Each record below should be written out again exactly as given.

####

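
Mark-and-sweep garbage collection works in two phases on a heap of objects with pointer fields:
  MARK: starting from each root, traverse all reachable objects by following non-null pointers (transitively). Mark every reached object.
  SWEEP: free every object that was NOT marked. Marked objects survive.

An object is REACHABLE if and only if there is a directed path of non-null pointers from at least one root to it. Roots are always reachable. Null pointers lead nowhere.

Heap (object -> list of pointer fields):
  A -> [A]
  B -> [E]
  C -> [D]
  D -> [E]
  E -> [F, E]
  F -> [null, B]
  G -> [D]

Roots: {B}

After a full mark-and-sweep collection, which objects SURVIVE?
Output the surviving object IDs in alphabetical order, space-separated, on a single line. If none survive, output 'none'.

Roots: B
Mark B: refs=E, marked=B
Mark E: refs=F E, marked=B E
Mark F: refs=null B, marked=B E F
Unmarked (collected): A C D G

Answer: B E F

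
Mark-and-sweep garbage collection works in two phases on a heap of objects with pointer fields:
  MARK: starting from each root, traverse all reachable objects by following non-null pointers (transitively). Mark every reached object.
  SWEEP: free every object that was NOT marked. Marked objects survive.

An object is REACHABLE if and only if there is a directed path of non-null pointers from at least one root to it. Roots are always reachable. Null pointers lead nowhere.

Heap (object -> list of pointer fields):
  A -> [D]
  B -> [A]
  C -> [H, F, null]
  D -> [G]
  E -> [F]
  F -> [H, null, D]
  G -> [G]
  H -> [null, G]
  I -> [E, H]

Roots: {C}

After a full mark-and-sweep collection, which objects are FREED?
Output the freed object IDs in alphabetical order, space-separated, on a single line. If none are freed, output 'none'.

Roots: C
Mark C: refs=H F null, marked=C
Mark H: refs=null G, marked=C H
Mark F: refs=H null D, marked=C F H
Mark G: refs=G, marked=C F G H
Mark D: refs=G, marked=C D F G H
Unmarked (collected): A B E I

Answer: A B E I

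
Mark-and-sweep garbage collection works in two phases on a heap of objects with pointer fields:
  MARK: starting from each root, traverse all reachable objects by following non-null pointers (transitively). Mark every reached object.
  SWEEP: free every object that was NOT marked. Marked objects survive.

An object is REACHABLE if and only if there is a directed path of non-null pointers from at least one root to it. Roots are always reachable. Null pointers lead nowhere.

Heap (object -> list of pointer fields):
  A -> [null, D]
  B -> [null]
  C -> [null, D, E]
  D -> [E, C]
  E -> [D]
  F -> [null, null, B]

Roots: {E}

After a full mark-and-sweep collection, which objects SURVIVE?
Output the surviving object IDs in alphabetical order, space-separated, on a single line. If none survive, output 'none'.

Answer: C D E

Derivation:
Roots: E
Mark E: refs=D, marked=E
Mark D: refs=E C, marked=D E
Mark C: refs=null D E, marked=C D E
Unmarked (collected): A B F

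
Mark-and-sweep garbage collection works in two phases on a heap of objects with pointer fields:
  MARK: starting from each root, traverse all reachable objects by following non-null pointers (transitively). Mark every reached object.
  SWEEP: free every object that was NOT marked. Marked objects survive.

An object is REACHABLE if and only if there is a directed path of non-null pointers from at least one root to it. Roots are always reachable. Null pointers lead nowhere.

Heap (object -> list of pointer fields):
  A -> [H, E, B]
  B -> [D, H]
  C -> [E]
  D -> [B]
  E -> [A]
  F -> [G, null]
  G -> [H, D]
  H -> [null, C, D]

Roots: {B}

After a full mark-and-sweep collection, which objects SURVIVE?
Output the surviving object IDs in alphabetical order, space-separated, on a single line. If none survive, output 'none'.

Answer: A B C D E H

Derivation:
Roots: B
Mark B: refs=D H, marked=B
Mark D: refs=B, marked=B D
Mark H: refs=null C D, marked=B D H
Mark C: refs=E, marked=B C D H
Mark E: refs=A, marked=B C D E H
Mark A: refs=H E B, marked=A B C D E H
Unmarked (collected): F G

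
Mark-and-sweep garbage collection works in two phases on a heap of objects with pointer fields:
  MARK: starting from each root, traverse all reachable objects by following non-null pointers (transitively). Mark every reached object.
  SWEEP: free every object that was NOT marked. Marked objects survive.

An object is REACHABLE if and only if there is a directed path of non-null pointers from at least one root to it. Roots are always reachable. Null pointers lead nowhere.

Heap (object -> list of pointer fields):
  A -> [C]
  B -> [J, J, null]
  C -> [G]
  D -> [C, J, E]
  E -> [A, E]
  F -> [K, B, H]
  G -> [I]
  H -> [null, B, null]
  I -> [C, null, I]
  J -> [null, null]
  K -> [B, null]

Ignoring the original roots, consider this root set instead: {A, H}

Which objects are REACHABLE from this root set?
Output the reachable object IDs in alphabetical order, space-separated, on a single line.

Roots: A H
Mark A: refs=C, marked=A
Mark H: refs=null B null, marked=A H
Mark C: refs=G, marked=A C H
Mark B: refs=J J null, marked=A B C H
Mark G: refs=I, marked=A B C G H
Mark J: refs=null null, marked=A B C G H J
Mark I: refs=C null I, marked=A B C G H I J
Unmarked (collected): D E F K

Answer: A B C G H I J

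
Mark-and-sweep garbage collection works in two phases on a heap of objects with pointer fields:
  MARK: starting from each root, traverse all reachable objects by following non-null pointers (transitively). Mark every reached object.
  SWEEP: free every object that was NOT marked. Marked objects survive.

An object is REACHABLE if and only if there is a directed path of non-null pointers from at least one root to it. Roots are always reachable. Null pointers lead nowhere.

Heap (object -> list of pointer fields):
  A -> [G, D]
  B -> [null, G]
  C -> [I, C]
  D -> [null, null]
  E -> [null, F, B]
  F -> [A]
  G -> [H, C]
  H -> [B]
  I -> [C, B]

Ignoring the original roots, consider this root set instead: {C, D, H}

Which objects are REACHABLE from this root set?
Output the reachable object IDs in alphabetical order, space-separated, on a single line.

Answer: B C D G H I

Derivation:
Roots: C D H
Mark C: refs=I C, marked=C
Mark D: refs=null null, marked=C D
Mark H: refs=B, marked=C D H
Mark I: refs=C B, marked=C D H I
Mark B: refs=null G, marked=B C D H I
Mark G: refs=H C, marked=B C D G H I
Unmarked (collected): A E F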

####

The completed task >>
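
Mark-and-sweep garbage collection works in two phases on a heap of objects with pointer fields:
  MARK: starting from each root, traverse all reachable objects by following non-null pointers (transitively). Mark every reached object.
  SWEEP: free every object that was NOT marked. Marked objects survive.

An object is REACHABLE if and only if there is a directed path of non-null pointers from at least one root to it. Roots are always reachable. Null pointers lead nowhere.

Heap (object -> list of pointer fields):
  A -> [A]
  B -> [E]
  C -> [D]
  D -> [E]
  E -> [F, E]
  F -> [null, B]
  G -> [D]

Roots: {B}

After a full mark-and-sweep collection, which objects SURVIVE?
Output the surviving object IDs in alphabetical order, space-separated, on a single line. If none survive, output 'none'.

Roots: B
Mark B: refs=E, marked=B
Mark E: refs=F E, marked=B E
Mark F: refs=null B, marked=B E F
Unmarked (collected): A C D G

Answer: B E F

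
Mark-and-sweep garbage collection works in two phases on a heap of objects with pointer fields:
  MARK: starting from each root, traverse all reachable objects by following non-null pointers (transitively). Mark every reached object.
  SWEEP: free every object that was NOT marked. Marked objects survive.

An object is REACHABLE if and only if there is a directed path of non-null pointers from at least one root to it. Roots are always reachable. Null pointers lead nowhere.

Heap (object -> list of pointer fields):
  A -> [D]
  B -> [A]
  C -> [H, F, null]
  D -> [G]
  E -> [F]
  F -> [H, null, D]
  G -> [G]
  H -> [null, G]
  I -> [E, H]

Roots: {C}

After a full mark-and-sweep collection, which objects are FREED?
Output the freed object IDs in alphabetical order, space-separated, on a single line. If none are freed, output 'none'.

Roots: C
Mark C: refs=H F null, marked=C
Mark H: refs=null G, marked=C H
Mark F: refs=H null D, marked=C F H
Mark G: refs=G, marked=C F G H
Mark D: refs=G, marked=C D F G H
Unmarked (collected): A B E I

Answer: A B E I

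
Mark-and-sweep garbage collection works in two phases on a heap of objects with pointer fields:
  MARK: starting from each root, traverse all reachable objects by following non-null pointers (transitively). Mark every reached object.
  SWEEP: free every object that was NOT marked. Marked objects survive.

An object is REACHABLE if and only if there is a directed path of non-null pointers from at least one root to it. Roots are always reachable. Null pointers lead nowhere.

Heap (object -> list of pointer fields):
  A -> [null, D]
  B -> [null]
  C -> [null, D, E]
  D -> [E, C]
  E -> [D]
  F -> [null, null, B]

Roots: {E}

After a full mark-and-sweep collection, which objects SURVIVE?
Output the surviving object IDs in alphabetical order, space-separated, on a single line. If none survive, output 'none'.

Answer: C D E

Derivation:
Roots: E
Mark E: refs=D, marked=E
Mark D: refs=E C, marked=D E
Mark C: refs=null D E, marked=C D E
Unmarked (collected): A B F

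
Mark-and-sweep garbage collection works in two phases on a heap of objects with pointer fields:
  MARK: starting from each root, traverse all reachable objects by following non-null pointers (transitively). Mark every reached object.
  SWEEP: free every object that was NOT marked. Marked objects survive.

An object is REACHABLE if and only if there is a directed path of non-null pointers from at least one root to it. Roots are always reachable. Null pointers lead nowhere.

Heap (object -> list of pointer fields):
  A -> [H, E, B]
  B -> [D, H]
  C -> [E]
  D -> [B]
  E -> [A]
  F -> [G, null]
  G -> [H, D]
  H -> [null, C, D]

Roots: {B}

After a full mark-and-sweep collection, which objects SURVIVE?
Output the surviving object IDs in alphabetical order, space-separated, on a single line. If none survive, output 'none'.

Answer: A B C D E H

Derivation:
Roots: B
Mark B: refs=D H, marked=B
Mark D: refs=B, marked=B D
Mark H: refs=null C D, marked=B D H
Mark C: refs=E, marked=B C D H
Mark E: refs=A, marked=B C D E H
Mark A: refs=H E B, marked=A B C D E H
Unmarked (collected): F G

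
Mark-and-sweep garbage collection works in two phases on a heap of objects with pointer fields:
  MARK: starting from each root, traverse all reachable objects by following non-null pointers (transitively). Mark every reached object.
  SWEEP: free every object that was NOT marked. Marked objects survive.

An object is REACHABLE if and only if there is a directed path of non-null pointers from at least one root to it. Roots are always reachable. Null pointers lead nowhere.

Heap (object -> list of pointer fields):
  A -> [C]
  B -> [J, J, null]
  C -> [G]
  D -> [C, J, E]
  E -> [A, E]
  F -> [K, B, H]
  G -> [I]
  H -> [null, B, null]
  I -> [C, null, I]
  J -> [null, null]
  K -> [B, null]

Ignoring the original roots, consider this root set instead: {A, H}

Which objects are REACHABLE from this root set?
Output the reachable object IDs in alphabetical order, space-separated, on a single line.

Roots: A H
Mark A: refs=C, marked=A
Mark H: refs=null B null, marked=A H
Mark C: refs=G, marked=A C H
Mark B: refs=J J null, marked=A B C H
Mark G: refs=I, marked=A B C G H
Mark J: refs=null null, marked=A B C G H J
Mark I: refs=C null I, marked=A B C G H I J
Unmarked (collected): D E F K

Answer: A B C G H I J

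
Mark-and-sweep garbage collection works in two phases on a heap of objects with pointer fields:
  MARK: starting from each root, traverse all reachable objects by following non-null pointers (transitively). Mark every reached object.
  SWEEP: free every object that was NOT marked. Marked objects survive.

An object is REACHABLE if and only if there is a directed path of non-null pointers from at least one root to it. Roots are always reachable. Null pointers lead nowhere.

Heap (object -> list of pointer fields):
  A -> [G, D]
  B -> [null, G]
  C -> [I, C]
  D -> [null, null]
  E -> [null, F, B]
  F -> [A]
  G -> [H, C]
  H -> [B]
  I -> [C, B]

Ignoring the original roots, consider this root set instead: {C, D, H}

Which objects are REACHABLE from this root set?
Output the reachable object IDs in alphabetical order, space-separated, on a single line.

Answer: B C D G H I

Derivation:
Roots: C D H
Mark C: refs=I C, marked=C
Mark D: refs=null null, marked=C D
Mark H: refs=B, marked=C D H
Mark I: refs=C B, marked=C D H I
Mark B: refs=null G, marked=B C D H I
Mark G: refs=H C, marked=B C D G H I
Unmarked (collected): A E F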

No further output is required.